> PROMPT:
Starting at the line that holds "- The baseline" and stopping at the line that holds "- By agreement, Lien", restate the records below word for word, with both of those lines included.

Items from a data source
************

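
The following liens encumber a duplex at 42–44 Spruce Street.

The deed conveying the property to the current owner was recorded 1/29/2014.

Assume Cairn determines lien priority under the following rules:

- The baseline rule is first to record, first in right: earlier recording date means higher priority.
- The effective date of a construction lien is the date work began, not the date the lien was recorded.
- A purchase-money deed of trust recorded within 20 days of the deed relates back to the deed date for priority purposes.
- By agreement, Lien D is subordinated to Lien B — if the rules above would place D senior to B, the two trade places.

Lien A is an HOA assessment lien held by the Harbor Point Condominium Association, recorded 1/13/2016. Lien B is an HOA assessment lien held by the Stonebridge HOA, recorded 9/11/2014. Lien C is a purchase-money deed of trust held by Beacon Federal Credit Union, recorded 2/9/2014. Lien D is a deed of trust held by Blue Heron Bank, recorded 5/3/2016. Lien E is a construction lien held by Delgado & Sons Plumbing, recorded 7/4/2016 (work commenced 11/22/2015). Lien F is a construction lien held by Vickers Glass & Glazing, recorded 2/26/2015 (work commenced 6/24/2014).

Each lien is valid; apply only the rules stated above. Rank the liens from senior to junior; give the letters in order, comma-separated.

C, F, B, E, A, D

Effective dates: C's effective date is the deed date, 1/29/2014; E relates back to 11/22/2015 (work commenced); F relates back to 6/24/2014 (work commenced).
Sorted by effective date: C (1/29/2014), F (6/24/2014), B (9/11/2014), E (11/22/2015), A (1/13/2016), D (5/3/2016).
Since D is not senior to B, the subordination leaves the order unchanged.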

************

> WRITTEN SOLUTION:
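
- The baseline rule is first to record, first in right: earlier recording date means higher priority.
- The effective date of a construction lien is the date work began, not the date the lien was recorded.
- A purchase-money deed of trust recorded within 20 days of the deed relates back to the deed date for priority purposes.
- By agreement, Lien D is subordinated to Lien B — if the rules above would place D senior to B, the two trade places.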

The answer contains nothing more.